_Exercise details_
Once you find the line with "2004 output |", copy it and every line after it through the end of the entries below, exactly as written.

_Records for this task_
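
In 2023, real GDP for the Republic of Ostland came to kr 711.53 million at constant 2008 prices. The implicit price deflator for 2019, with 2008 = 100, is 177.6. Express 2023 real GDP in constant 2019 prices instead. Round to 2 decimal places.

Real GDP in 2019 prices = Real GDP in 2008 prices × (P_2019/P_2008) = 711.53 × 1.776 = 1263.68.

kr 1,263.68 million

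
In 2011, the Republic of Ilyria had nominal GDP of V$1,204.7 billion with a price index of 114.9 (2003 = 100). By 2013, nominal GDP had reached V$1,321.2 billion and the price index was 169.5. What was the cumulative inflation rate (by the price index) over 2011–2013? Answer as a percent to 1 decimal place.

Price-level change = 169.5 / 114.9 − 1 = 0.4752.

47.5%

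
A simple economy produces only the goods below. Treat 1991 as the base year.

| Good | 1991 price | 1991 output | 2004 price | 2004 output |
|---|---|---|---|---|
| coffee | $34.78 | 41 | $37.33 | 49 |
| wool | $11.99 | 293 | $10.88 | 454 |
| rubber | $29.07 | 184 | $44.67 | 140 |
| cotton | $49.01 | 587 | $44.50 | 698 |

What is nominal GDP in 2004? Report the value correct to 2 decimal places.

Nominal GDP 2004 = Σ (p_2004 × q_2004) = 37.33·49 + 10.88·454 + 44.67·140 + 44.50·698 = 44083.49.

$44083.49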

_Exercise output_
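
| Good | 1991 price | 1991 output | 2004 price | 2004 output |
|---|---|---|---|---|
| coffee | $34.78 | 41 | $37.33 | 49 |
| wool | $11.99 | 293 | $10.88 | 454 |
| rubber | $29.07 | 184 | $44.67 | 140 |
| cotton | $49.01 | 587 | $44.50 | 698 |

What is nominal GDP in 2004? Report the value correct to 2 decimal places.

Nominal GDP 2004 = Σ (p_2004 × q_2004) = 37.33·49 + 10.88·454 + 44.67·140 + 44.50·698 = 44083.49.

$44083.49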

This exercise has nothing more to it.